- EXTRACTED DATA
_ _ _ _ _
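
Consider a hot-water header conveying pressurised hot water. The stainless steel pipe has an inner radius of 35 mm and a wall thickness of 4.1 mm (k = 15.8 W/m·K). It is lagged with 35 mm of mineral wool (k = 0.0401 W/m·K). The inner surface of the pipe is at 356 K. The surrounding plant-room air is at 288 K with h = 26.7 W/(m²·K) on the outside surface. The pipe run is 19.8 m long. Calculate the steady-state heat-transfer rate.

Q ≈ 514 W

Per-layer cylindrical resistances, series-summed:
R_stainless steel pipe wall = ln(39.1/35)/(2π×15.8×19.8) = 5.636×10^-5 K/W
R_mineral wool = ln(74.1/39.1)/(2π×0.0401×19.8) = 0.1281 K/W
R_outer film = 1/(h_o·2πr_oL) = 1/(26.7×2π×0.0741×19.8) = 0.004063 K/W
R_total = 0.1323 K/W
Q = ΔT/R_total = 68/0.1323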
_ _ _ _ _
- TASK INSTRUCTIONS
After reading the listing above, print each line back exactly.

- REPLY
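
Consider a hot-water header conveying pressurised hot water. The stainless steel pipe has an inner radius of 35 mm and a wall thickness of 4.1 mm (k = 15.8 W/m·K). It is lagged with 35 mm of mineral wool (k = 0.0401 W/m·K). The inner surface of the pipe is at 356 K. The surrounding plant-room air is at 288 K with h = 26.7 W/(m²·K) on the outside surface. The pipe run is 19.8 m long. Calculate the steady-state heat-transfer rate.

Q ≈ 514 W

Per-layer cylindrical resistances, series-summed:
R_stainless steel pipe wall = ln(39.1/35)/(2π×15.8×19.8) = 5.636×10^-5 K/W
R_mineral wool = ln(74.1/39.1)/(2π×0.0401×19.8) = 0.1281 K/W
R_outer film = 1/(h_o·2πr_oL) = 1/(26.7×2π×0.0741×19.8) = 0.004063 K/W
R_total = 0.1323 K/W
Q = ΔT/R_total = 68/0.1323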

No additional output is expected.